Try it. Sort through the data and copy the lines holding the word "conditions".

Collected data

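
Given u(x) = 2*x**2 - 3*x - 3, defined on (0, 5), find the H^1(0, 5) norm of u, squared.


||u||_{H^1}^2 = 3545/3

The H^1 norm (squared) on an interval (0, L) is
  ||u||_{H^1}^2 = ∫_0^L u(x)^2 dx + ∫_0^L u'(x)^2 dx.
Compute u'(x) = 4*x - 3.
Then u(x)^2 = 4*x**4 - 12*x**3 - 3*x**2 + 18*x + 9 and u'(x)^2 = 16*x**2 - 24*x + 9.
Integrate each monomial from 0 to 5 using ∫_0^5 c·x^n dx = c·5^(n+1)/(n+1):
  ∫_0^5 u(x)^2 dx = ∫_0^5 (4*x^4 - 12*x^3 - 3*x^2 + 18*x + 9) dx. Term by term:
    ∫_0^5 4*x^4 dx = 2500;  ∫_0^5 -12*x^3 dx = -1875;  ∫_0^5 -3*x^2 dx = -125;
    ∫_0^5 18*x dx = 225;  ∫_0^5 9 dx = 45.
  Sum: 2500 − 1875 − 125 + 225 + 45 = 770.
  ∫_0^5 u'(x)^2 dx = ∫_0^5 (16*x^2 - 24*x + 9) dx. Term by term:
    ∫_0^5 16*x^2 dx = 2000/3;  ∫_0^5 -24*x dx = -300;  ∫_0^5 9 dx = 45.
  Sum: 2000/3 − 300 + 45 = 1235/3.
Adding: ||u||_{H^1}^2 = 770 + 1235/3 = 3545/3.


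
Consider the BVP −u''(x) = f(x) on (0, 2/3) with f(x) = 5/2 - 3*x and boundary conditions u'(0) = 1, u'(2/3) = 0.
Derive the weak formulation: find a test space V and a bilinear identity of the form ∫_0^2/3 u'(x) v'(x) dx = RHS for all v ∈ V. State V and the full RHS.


V = H^1(0, 2/3) (v unrestricted at boundary; u is determined up to an additive constant); weak form: ∫_0^2/3 u'v' dx = ∫_0^2/3 (5/2 - 3*x) v dx − v(0) for all v ∈ V.

Multiply both sides by a test function v and integrate from 0 to 2/3:
  ∫_0^2/3 −u''(x) v(x) dx = ∫_0^2/3 f(x) v(x) dx.
Integrate the LHS by parts once:
  ∫_0^2/3 −u'' v dx = −[u'(x) v(x)]_0^2/3 + ∫_0^2/3 u'(x) v'(x) dx.
Thus ∫_0^2/3 u'(x) v'(x) dx = ∫_0^2/3 f(x) v(x) dx + [u'(x) v(x)]_0^2/3.
Choose V so that boundary terms are either known or forced to vanish.
u has inhomogeneous Neumann u'(0) = 1, u'(2/3) = 0. [u' v]_0^2/3 = (0)·v(2/3) − (1)·v(0) = − v(0). Take V = H^1(0, 2/3); boundary term becomes part of RHS.
Weak formulation: find u (satisfying any essential BC) such that ∫_0^2/3 u'(x) v'(x) dx = ∫_0^2/3 f v dx − v(0) for all v ∈ V (Neumann data are natural BCs: they enter the RHS as boundary terms).
Substituting f(x) = 5/2 - 3*x, the right-hand side is ∫_0^2/3 (5/2 - 3*x) v dx − v(0).
Compatibility check (pure Neumann): taking v ≡ 1 ∈ V gives 0 = ∫_0^2/3 f dx + (0) − (1), i.e. ∫_0^2/3 f dx must equal u'(0) − u'(2/3) = 1. Indeed ∫_0^2/3 (5/2 - 3*x) dx = 1, so the data are compatible. The solution is then unique only up to an additive constant (fix it e.g. by requiring ∫_0^2/3 u dx = 0).


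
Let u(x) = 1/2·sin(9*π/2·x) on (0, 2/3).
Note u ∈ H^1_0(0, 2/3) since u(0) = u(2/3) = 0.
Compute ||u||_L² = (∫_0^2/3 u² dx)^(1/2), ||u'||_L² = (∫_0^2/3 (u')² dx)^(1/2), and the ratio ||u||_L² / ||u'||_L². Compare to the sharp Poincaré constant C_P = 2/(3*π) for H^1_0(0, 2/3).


||u||_L² / ||u'||_L² = 2/(9*π) < C_P = 2/(3*π).

u(x) = 1/2·sin(9*π/2·x), so u'(x) = 9*π*cos(9*π*x/2)/4.
Writing u(x) = A·sin(kπx/L) with A = 1/2 and k = 3, use ∫_0^L sin²(kπx/L) dx = L/2 and ∫_0^L cos²(kπx/L) dx = L/2.
u² = 1/4·sin²(9*π/2·x) and (u')² = 81*π^2/16·cos²(9*π/2·x), and each of sin², cos² integrates to L/2 = 1/3 over (0, 2/3).
∫_0^2/3 u² dx = 1/12, so ||u||_L² = sqrt(3)/6.
∫_0^2/3 (u')² dx = 27*π^2/16, so ||u'||_L² = 3*sqrt(3)*π/4.
Ratio ||u||_L² / ||u'||_L² = 2/(9*π).
Sharp Poincaré constant on H^1_0(0, 2/3) is C_P = L/π = 2/(3*π), achieved by sin(3*π/2·x).
This is the k = 3 harmonic; the ratio L/(kπ) is strictly less than C_P = L/π, consistent with the sharp inequality ||u||_L² ≤ C_P ||u'||_L².


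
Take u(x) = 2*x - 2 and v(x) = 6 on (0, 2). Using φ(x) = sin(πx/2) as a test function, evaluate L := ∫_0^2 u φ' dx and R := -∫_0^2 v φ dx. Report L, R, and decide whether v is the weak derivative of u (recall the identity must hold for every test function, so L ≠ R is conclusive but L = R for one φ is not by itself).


LHS = -8/π, RHS = -24/π. No, v is not the weak derivative of u.

u(x) = 2*x - 2, classical derivative u'(x) = 2.
φ(x) = sin(πx/2), so φ'(x) = π*cos(π*x/2)/2.
Note φ(0) = φ(2) = 0, so the boundary term u·φ vanishes.
LHS = ∫_0^2 u(x) φ'(x) dx = ∫_0^2 (π*x*cos(π*x/2) - π*cos(π*x/2)) dx. Term by term:
  ∫_0^2 -π*cos(π*x/2) dx = 0;  ∫_0^2 π*x*cos(π*x/2) dx = -8/π.
Sum: 0 − 8/π = -8/π.
So LHS = -8/π.
∫_0^2 v(x) φ(x) dx = ∫_0^2 (6*sin(π*x/2)) dx. Term by term:
  ∫_0^2 6*sin(π*x/2) dx = 24/π.
So RHS = -∫_0^2 v(x) φ(x) dx = -24/π.
LHS − RHS = 16/π ≠ 0, so the identity fails.
(For a valid weak derivative the identity must hold for EVERY test function, in particular this one. The failure shows v is NOT the weak derivative of u.)
Correct weak derivative would be u'(x) = 2.


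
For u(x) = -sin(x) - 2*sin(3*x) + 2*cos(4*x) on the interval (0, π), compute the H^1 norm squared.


||u||_{H^1(0,π)}^2 = 13192/105 + 55*π

u'(x) = -8*sin(4*x) - cos(x) - 6*cos(3*x).
Expand u² and (u')² and integrate term by term on (0, π), using: for integers n ≥ 1, ∫_0^π sin²(nx) dx = ∫_0^π cos²(nx) dx = π/2; for n ≠ n', ∫_0^π sin(nx)sin(n'x) dx = ∫_0^π cos(nx)cos(n'x) dx = 0; and by product-to-sum, ∫_0^π sin(nx)cos(n'x) dx = ½∫_0^π [sin((n+n')x) + sin((n−n')x)] dx, which is 0 when n+n' is even and 2n/(n²−n'²) when n+n' is odd (it need not vanish on (0, π)).
  u² squared terms: (-1)²·∫sin(x)² dx = 1·π/2 = π/2;  (-2)²·∫sin(3x)² dx = 4·π/2 = 2*π;  (2)²·∫cos(4x)² dx = 4·π/2 = 2*π.
  u² cross terms: 2·(-1)·(-2)·∫sin(x)·sin(3x) dx = 4·(0) = 0;  2·(-1)·(2)·∫sin(x)·cos(4x) dx = -4·(-2/15) = 8/15;  2·(-2)·(2)·∫sin(3x)·cos(4x) dx = -8·(-6/7) = 48/7.
  So ∫_0^π u² dx = π/2 + 2*π + 2*π + 0 + 8/15 + 48/7 = 776/105 + 9*π/2.
  (u')² squared terms: (-1)²·∫cos(x)² dx = 1·π/2 = π/2;  (-8)²·∫sin(4x)² dx = 64·π/2 = 32*π;  (-6)²·∫cos(3x)² dx = 36·π/2 = 18*π.
  (u')² cross terms: 2·(-1)·(-8)·∫cos(x)·sin(4x) dx = 16·(8/15) = 128/15;  2·(-1)·(-6)·∫cos(x)·cos(3x) dx = 12·(0) = 0;  2·(-8)·(-6)·∫sin(4x)·cos(3x) dx = 96·(8/7) = 768/7.
  So ∫_0^π (u')² dx = π/2 + 32*π + 18*π + 128/15 + 0 + 768/7 = 12416/105 + 101*π/2.
||u||_{H^1}^2 = (776/105 + 9*π/2) + (12416/105 + 101*π/2) = 13192/105 + 55*π.


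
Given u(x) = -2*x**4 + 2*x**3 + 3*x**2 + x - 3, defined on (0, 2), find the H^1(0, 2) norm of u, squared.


||u||_{H^1}^2 = 1328/9

The H^1 norm (squared) on an interval (0, L) is
  ||u||_{H^1}^2 = ∫_0^L u(x)^2 dx + ∫_0^L u'(x)^2 dx.
Compute u'(x) = -8*x**3 + 6*x**2 + 6*x + 1.
Then u(x)^2 = 4*x**8 - 8*x**7 - 8*x**6 + 8*x**5 + 25*x**4 - 6*x**3 - 17*x**2 - 6*x + 9 and u'(x)^2 = 64*x**6 - 96*x**5 - 60*x**4 + 56*x**3 + 48*x**2 + 12*x + 1.
Integrate each monomial from 0 to 2 using ∫_0^2 c·x^n dx = c·2^(n+1)/(n+1):
  ∫_0^2 u(x)^2 dx = ∫_0^2 (4*x^8 - 8*x^7 - 8*x^6 + 8*x^5 + 25*x^4 - 6*x^3 - 17*x^2 - 6*x + 9) dx. Term by term:
    ∫_0^2 4*x^8 dx = 2048/9;  ∫_0^2 -8*x^7 dx = -256;  ∫_0^2 -8*x^6 dx = -1024/7;
    ∫_0^2 8*x^5 dx = 256/3;  ∫_0^2 25*x^4 dx = 160;  ∫_0^2 -6*x^3 dx = -24;
    ∫_0^2 -17*x^2 dx = -136/3;  ∫_0^2 -6*x dx = -12;  ∫_0^2 9 dx = 18.
  Sum: 2048/9 − 256 − 1024/7 + 256/3 + 160 − 24 − 136/3 − 12 + 18 = 458/63.
  ∫_0^2 u'(x)^2 dx = ∫_0^2 (64*x^6 - 96*x^5 - 60*x^4 + 56*x^3 + 48*x^2 + 12*x + 1) dx. Term by term:
    ∫_0^2 64*x^6 dx = 8192/7;  ∫_0^2 -96*x^5 dx = -1024;  ∫_0^2 -60*x^4 dx = -384;
    ∫_0^2 56*x^3 dx = 224;  ∫_0^2 48*x^2 dx = 128;  ∫_0^2 12*x dx = 24;
    ∫_0^2 1 dx = 2.
  Sum: 8192/7 − 1024 − 384 + 224 + 128 + 24 + 2 = 982/7.
Adding: ||u||_{H^1}^2 = 458/63 + 982/7 = 1328/9.


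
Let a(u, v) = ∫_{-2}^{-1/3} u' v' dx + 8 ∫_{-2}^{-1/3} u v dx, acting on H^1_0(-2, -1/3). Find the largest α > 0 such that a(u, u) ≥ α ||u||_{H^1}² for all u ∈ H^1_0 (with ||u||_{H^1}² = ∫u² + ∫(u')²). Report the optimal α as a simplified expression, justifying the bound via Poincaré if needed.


α = 1

Coercivity of a(·,·) on H^1_0(-2, -1/3) means a(u, u) ≥ α ||u||_{H^1}² for every u ∈ H^1_0.
The interval has length L = 5/3, and Poincaré/coercivity depend only on L. Here a(u, u) = ∫(u')² + (8)·∫u².
Here c = 8 ≥ 1, so a(u,u) = ∫(u')² + c∫u² ≥ ∫(u')² + ∫u² = ||u||_{H^1}², i.e. α = 1 works. No larger α is possible: a(u,u) ≥ α||u||_{H^1}² means (1−α)∫(u')² ≥ (α−c)∫u², and for the modes u_n = sin(nπ(x−x₀)/L) (x₀ the left endpoint) one has ∫u_n²/∫(u_n')² = (L/(nπ))² → 0, so a(u_n,u_n)/||u_n||_{H^1}² → 1. Hence the optimal constant is α = 1.
Therefore α = 1.


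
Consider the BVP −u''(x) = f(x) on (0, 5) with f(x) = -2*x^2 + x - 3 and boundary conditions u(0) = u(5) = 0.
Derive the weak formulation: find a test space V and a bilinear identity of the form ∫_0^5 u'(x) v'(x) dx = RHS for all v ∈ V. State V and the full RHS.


V = H^1_0(0, 5) (so v(0) = v(5) = 0); weak form: ∫_0^5 u'v' dx = ∫_0^5 (-2*x^2 + x - 3) v dx for all v ∈ V.

Multiply both sides by a test function v and integrate from 0 to 5:
  ∫_0^5 −u''(x) v(x) dx = ∫_0^5 f(x) v(x) dx.
Integrate the LHS by parts once:
  ∫_0^5 −u'' v dx = −[u'(x) v(x)]_0^5 + ∫_0^5 u'(x) v'(x) dx.
Thus ∫_0^5 u'(x) v'(x) dx = ∫_0^5 f(x) v(x) dx + [u'(x) v(x)]_0^5.
Choose V so that boundary terms are either known or forced to vanish.
u is Dirichlet: u(0) = u(5) = 0. Let V = H^1_0(0, 5); then v(0) = v(5) = 0, and [u' v]_0^5 = 0.
Weak formulation: find u (satisfying any essential BC) such that ∫_0^5 u'(x) v'(x) dx = ∫_0^5 f v dx for all v ∈ V.
Substituting f(x) = -2*x^2 + x - 3, the right-hand side is ∫_0^5 (-2*x^2 + x - 3) v dx.


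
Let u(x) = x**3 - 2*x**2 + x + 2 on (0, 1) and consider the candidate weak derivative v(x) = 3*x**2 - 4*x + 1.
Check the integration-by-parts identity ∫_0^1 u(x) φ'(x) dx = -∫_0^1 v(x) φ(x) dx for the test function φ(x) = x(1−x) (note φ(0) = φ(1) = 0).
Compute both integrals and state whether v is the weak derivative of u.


LHS = 1/60, RHS = 1/60. Yes, v = u' weakly.

u(x) = x**3 - 2*x**2 + x + 2, classical derivative u'(x) = 3*x**2 - 4*x + 1.
φ(x) = x(1−x), so φ'(x) = 1 - 2*x.
Note φ(0) = φ(1) = 0, so the boundary term u·φ vanishes.
LHS = ∫_0^1 u(x) φ'(x) dx = ∫_0^1 (-2*x^4 + 5*x^3 - 4*x^2 - 3*x + 2) dx. Term by term:
  ∫_0^1 -2*x^4 dx = -2/5;  ∫_0^1 5*x^3 dx = 5/4;  ∫_0^1 -4*x^2 dx = -4/3;
  ∫_0^1 -3*x dx = -3/2;  ∫_0^1 2 dx = 2.
Sum: -2/5 + 5/4 − 4/3 − 3/2 + 2 = 1/60.
So LHS = 1/60.
∫_0^1 v(x) φ(x) dx = ∫_0^1 (-3*x^4 + 7*x^3 - 5*x^2 + x) dx. Term by term:
  ∫_0^1 -3*x^4 dx = -3/5;  ∫_0^1 7*x^3 dx = 7/4;  ∫_0^1 -5*x^2 dx = -5/3;
  ∫_0^1 x dx = 1/2.
Sum: -3/5 + 7/4 − 5/3 + 1/2 = -1/60.
So RHS = -∫_0^1 v(x) φ(x) dx = 1/60.
LHS = RHS, so the identity holds for this test φ.
Moreover u is smooth here and v(x) = u'(x) = 3*x**2 - 4*x + 1 pointwise, so the identity holds for every test function. Hence v is the weak derivative of u.


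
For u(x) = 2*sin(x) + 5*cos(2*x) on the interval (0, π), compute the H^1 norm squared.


||u||_{H^1(0,π)}^2 = -200/3 + 133*π/2

u'(x) = -10*sin(2*x) + 2*cos(x).
Expand u² and (u')² and integrate term by term on (0, π), using: for integers n ≥ 1, ∫_0^π sin²(nx) dx = ∫_0^π cos²(nx) dx = π/2; for n ≠ n', ∫_0^π sin(nx)sin(n'x) dx = ∫_0^π cos(nx)cos(n'x) dx = 0; and by product-to-sum, ∫_0^π sin(nx)cos(n'x) dx = ½∫_0^π [sin((n+n')x) + sin((n−n')x)] dx, which is 0 when n+n' is even and 2n/(n²−n'²) when n+n' is odd (it need not vanish on (0, π)).
  u² squared terms: (2)²·∫sin(x)² dx = 4·π/2 = 2*π;  (5)²·∫cos(2x)² dx = 25·π/2 = 25*π/2.
  u² cross terms: 2·(2)·(5)·∫sin(x)·cos(2x) dx = 20·(-2/3) = -40/3.
  So ∫_0^π u² dx = 2*π + 25*π/2 − 40/3 = -40/3 + 29*π/2.
  (u')² squared terms: (-10)²·∫sin(2x)² dx = 100·π/2 = 50*π;  (2)²·∫cos(x)² dx = 4·π/2 = 2*π.
  (u')² cross terms: 2·(-10)·(2)·∫sin(2x)·cos(x) dx = -40·(4/3) = -160/3.
  So ∫_0^π (u')² dx = 50*π + 2*π − 160/3 = -160/3 + 52*π.
||u||_{H^1}^2 = (-40/3 + 29*π/2) + (-160/3 + 52*π) = -200/3 + 133*π/2.


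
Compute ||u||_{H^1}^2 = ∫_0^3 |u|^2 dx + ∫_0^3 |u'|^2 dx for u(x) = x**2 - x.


||u||_{H^1}^2 = 381/10

The H^1 norm (squared) on an interval (0, L) is
  ||u||_{H^1}^2 = ∫_0^L u(x)^2 dx + ∫_0^L u'(x)^2 dx.
Compute u'(x) = 2*x - 1.
Then u(x)^2 = x**4 - 2*x**3 + x**2 and u'(x)^2 = 4*x**2 - 4*x + 1.
Integrate each monomial from 0 to 3 using ∫_0^3 c·x^n dx = c·3^(n+1)/(n+1):
  ∫_0^3 u(x)^2 dx = ∫_0^3 (x^4 - 2*x^3 + x^2) dx. Term by term:
    ∫_0^3 x^4 dx = 243/5;  ∫_0^3 -2*x^3 dx = -81/2;  ∫_0^3 x^2 dx = 9.
  Sum: 243/5 − 81/2 + 9 = 171/10.
  ∫_0^3 u'(x)^2 dx = ∫_0^3 (4*x^2 - 4*x + 1) dx. Term by term:
    ∫_0^3 4*x^2 dx = 36;  ∫_0^3 -4*x dx = -18;  ∫_0^3 1 dx = 3.
  Sum: 36 − 18 + 3 = 21.
Adding: ||u||_{H^1}^2 = 171/10 + 21 = 381/10.


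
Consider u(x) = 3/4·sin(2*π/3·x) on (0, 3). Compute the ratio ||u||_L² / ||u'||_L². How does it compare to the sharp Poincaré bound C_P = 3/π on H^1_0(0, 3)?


||u||_L² / ||u'||_L² = 3/(2*π) < C_P = 3/π.

u(x) = 3/4·sin(2*π/3·x), so u'(x) = π*cos(2*π*x/3)/2.
Writing u(x) = A·sin(kπx/L) with A = 3/4 and k = 2, use ∫_0^L sin²(kπx/L) dx = L/2 and ∫_0^L cos²(kπx/L) dx = L/2.
u² = 9/16·sin²(2*π/3·x) and (u')² = π^2/4·cos²(2*π/3·x), and each of sin², cos² integrates to L/2 = 3/2 over (0, 3).
∫_0^3 u² dx = 27/32, so ||u||_L² = 3*sqrt(6)/8.
∫_0^3 (u')² dx = 3*π^2/8, so ||u'||_L² = sqrt(6)*π/4.
Ratio ||u||_L² / ||u'||_L² = 3/(2*π).
Sharp Poincaré constant on H^1_0(0, 3) is C_P = L/π = 3/π, achieved by sin(π/3·x).
This is the k = 2 harmonic; the ratio L/(kπ) is strictly less than C_P = L/π, consistent with the sharp inequality ||u||_L² ≤ C_P ||u'||_L².


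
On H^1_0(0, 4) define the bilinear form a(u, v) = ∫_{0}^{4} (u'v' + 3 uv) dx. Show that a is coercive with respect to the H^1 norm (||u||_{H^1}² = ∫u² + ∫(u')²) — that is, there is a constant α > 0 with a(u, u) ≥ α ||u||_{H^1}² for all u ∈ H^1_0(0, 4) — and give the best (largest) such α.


α = 1

Coercivity of a(·,·) on H^1_0(0, 4) means a(u, u) ≥ α ||u||_{H^1}² for every u ∈ H^1_0.
The interval has length L = 4, and Poincaré/coercivity depend only on L. Here a(u, u) = ∫(u')² + (3)·∫u².
Here c = 3 ≥ 1, so a(u,u) = ∫(u')² + c∫u² ≥ ∫(u')² + ∫u² = ||u||_{H^1}², i.e. α = 1 works. No larger α is possible: a(u,u) ≥ α||u||_{H^1}² means (1−α)∫(u')² ≥ (α−c)∫u², and for the modes u_n = sin(nπ(x−x₀)/L) (x₀ the left endpoint) one has ∫u_n²/∫(u_n')² = (L/(nπ))² → 0, so a(u_n,u_n)/||u_n||_{H^1}² → 1. Hence the optimal constant is α = 1.
Therefore α = 1.


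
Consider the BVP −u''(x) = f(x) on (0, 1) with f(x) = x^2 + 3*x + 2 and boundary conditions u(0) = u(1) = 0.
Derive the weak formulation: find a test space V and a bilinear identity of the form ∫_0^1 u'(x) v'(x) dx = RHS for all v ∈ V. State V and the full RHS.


V = H^1_0(0, 1) (so v(0) = v(1) = 0); weak form: ∫_0^1 u'v' dx = ∫_0^1 (x^2 + 3*x + 2) v dx for all v ∈ V.

Multiply both sides by a test function v and integrate from 0 to 1:
  ∫_0^1 −u''(x) v(x) dx = ∫_0^1 f(x) v(x) dx.
Integrate the LHS by parts once:
  ∫_0^1 −u'' v dx = −[u'(x) v(x)]_0^1 + ∫_0^1 u'(x) v'(x) dx.
Thus ∫_0^1 u'(x) v'(x) dx = ∫_0^1 f(x) v(x) dx + [u'(x) v(x)]_0^1.
Choose V so that boundary terms are either known or forced to vanish.
u is Dirichlet: u(0) = u(1) = 0. Let V = H^1_0(0, 1); then v(0) = v(1) = 0, and [u' v]_0^1 = 0.
Weak formulation: find u (satisfying any essential BC) such that ∫_0^1 u'(x) v'(x) dx = ∫_0^1 f v dx for all v ∈ V.
Substituting f(x) = x^2 + 3*x + 2, the right-hand side is ∫_0^1 (x^2 + 3*x + 2) v dx.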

Task result.
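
Consider the BVP −u''(x) = f(x) on (0, 2/3) with f(x) = 5/2 - 3*x and boundary conditions u'(0) = 1, u'(2/3) = 0.
Consider the BVP −u''(x) = f(x) on (0, 5) with f(x) = -2*x^2 + x - 3 and boundary conditions u(0) = u(5) = 0.
Consider the BVP −u''(x) = f(x) on (0, 1) with f(x) = x^2 + 3*x + 2 and boundary conditions u(0) = u(1) = 0.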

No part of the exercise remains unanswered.